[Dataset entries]
※

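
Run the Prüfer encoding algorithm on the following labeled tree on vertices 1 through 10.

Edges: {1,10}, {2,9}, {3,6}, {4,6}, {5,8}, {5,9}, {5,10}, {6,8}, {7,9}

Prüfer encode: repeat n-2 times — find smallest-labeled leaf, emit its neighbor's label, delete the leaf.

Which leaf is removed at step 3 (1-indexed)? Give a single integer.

Step 1: current leaves = {1,2,3,4,7}. Remove leaf 1 (neighbor: 10).
Step 2: current leaves = {2,3,4,7,10}. Remove leaf 2 (neighbor: 9).
Step 3: current leaves = {3,4,7,10}. Remove leaf 3 (neighbor: 6).

Answer: 3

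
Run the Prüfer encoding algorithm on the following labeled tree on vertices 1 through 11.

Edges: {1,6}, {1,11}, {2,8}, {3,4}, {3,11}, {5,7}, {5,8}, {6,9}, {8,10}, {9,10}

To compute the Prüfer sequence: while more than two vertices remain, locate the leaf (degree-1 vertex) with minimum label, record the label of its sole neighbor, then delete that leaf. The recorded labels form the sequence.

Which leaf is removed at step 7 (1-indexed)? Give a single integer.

Step 1: current leaves = {2,4,7}. Remove leaf 2 (neighbor: 8).
Step 2: current leaves = {4,7}. Remove leaf 4 (neighbor: 3).
Step 3: current leaves = {3,7}. Remove leaf 3 (neighbor: 11).
Step 4: current leaves = {7,11}. Remove leaf 7 (neighbor: 5).
Step 5: current leaves = {5,11}. Remove leaf 5 (neighbor: 8).
Step 6: current leaves = {8,11}. Remove leaf 8 (neighbor: 10).
Step 7: current leaves = {10,11}. Remove leaf 10 (neighbor: 9).

Answer: 10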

※

▸ **What is required**: Whenever a line above contains "vertices", copy that line.

▸ **Solution to this task**:
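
Run the Prüfer encoding algorithm on the following labeled tree on vertices 1 through 10.
Run the Prüfer encoding algorithm on the following labeled tree on vertices 1 through 11.
To compute the Prüfer sequence: while more than two vertices remain, locate the leaf (degree-1 vertex) with minimum label, record the label of its sole neighbor, then delete that leaf. The recorded labels form the sequence.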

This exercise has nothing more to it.